Dataset entries
◆ ◆ ◆ ◆
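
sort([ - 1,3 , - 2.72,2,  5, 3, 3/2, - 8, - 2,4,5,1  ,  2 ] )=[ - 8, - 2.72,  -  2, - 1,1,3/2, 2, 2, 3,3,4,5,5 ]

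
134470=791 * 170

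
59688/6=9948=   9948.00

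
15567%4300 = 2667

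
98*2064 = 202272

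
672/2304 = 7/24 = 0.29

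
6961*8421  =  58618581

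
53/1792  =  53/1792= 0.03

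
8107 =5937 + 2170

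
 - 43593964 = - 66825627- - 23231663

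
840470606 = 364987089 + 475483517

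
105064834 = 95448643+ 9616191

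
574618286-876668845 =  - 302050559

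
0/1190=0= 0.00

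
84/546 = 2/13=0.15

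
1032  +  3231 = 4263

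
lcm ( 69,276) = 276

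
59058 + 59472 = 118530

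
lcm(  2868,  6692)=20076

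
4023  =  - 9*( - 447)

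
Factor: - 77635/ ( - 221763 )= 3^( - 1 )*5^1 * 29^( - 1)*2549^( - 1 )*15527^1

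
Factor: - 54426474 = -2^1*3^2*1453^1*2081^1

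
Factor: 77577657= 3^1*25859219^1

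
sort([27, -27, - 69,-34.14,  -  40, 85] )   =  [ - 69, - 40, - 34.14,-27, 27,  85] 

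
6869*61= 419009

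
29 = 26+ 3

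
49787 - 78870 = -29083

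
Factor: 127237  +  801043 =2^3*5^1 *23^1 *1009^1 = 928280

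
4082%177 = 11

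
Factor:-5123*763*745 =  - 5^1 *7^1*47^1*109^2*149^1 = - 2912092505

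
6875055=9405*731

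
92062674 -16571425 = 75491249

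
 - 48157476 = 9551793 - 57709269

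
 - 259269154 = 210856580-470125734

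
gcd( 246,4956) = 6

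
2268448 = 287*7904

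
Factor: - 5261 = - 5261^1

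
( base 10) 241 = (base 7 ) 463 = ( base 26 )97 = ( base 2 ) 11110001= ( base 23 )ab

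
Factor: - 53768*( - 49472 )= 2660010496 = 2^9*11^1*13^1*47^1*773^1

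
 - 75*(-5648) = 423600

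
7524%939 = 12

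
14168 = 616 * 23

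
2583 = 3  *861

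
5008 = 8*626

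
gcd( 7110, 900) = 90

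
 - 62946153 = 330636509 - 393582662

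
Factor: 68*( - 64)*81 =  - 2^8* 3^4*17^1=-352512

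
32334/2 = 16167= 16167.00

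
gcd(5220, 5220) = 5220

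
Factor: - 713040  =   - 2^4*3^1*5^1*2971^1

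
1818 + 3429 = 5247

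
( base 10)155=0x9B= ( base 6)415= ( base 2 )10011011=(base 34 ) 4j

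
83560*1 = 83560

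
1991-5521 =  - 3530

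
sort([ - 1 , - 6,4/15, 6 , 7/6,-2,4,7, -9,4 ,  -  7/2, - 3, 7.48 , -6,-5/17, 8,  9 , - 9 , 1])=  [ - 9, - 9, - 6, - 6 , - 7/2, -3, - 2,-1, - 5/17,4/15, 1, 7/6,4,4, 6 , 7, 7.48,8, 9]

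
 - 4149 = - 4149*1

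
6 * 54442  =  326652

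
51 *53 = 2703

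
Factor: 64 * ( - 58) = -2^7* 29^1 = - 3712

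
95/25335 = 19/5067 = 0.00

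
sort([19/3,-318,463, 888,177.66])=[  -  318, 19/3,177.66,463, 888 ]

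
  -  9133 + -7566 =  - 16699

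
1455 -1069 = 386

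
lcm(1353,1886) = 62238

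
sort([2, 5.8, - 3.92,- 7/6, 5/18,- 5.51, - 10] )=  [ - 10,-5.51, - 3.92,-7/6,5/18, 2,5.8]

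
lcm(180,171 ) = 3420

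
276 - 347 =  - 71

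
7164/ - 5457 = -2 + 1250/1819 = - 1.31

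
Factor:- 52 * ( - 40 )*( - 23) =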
◆ ◆ ◆ ◆
### Task
The required output is the stretch of entries above from the line containing "2268448 = 287*7904" through the line containing "- 62946153 = 330636509 - 393582662", reproduced exactly.

### Solution to this problem
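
2268448 = 287*7904

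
Factor: - 5261 = - 5261^1

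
( base 10) 241 = (base 7 ) 463 = ( base 26 )97 = ( base 2 ) 11110001= ( base 23 )ab

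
Factor: - 53768*( - 49472 )= 2660010496 = 2^9*11^1*13^1*47^1*773^1

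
 - 75*(-5648) = 423600

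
7524%939 = 12

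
14168 = 616 * 23

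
2583 = 3  *861

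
5008 = 8*626

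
gcd( 7110, 900) = 90

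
 - 62946153 = 330636509 - 393582662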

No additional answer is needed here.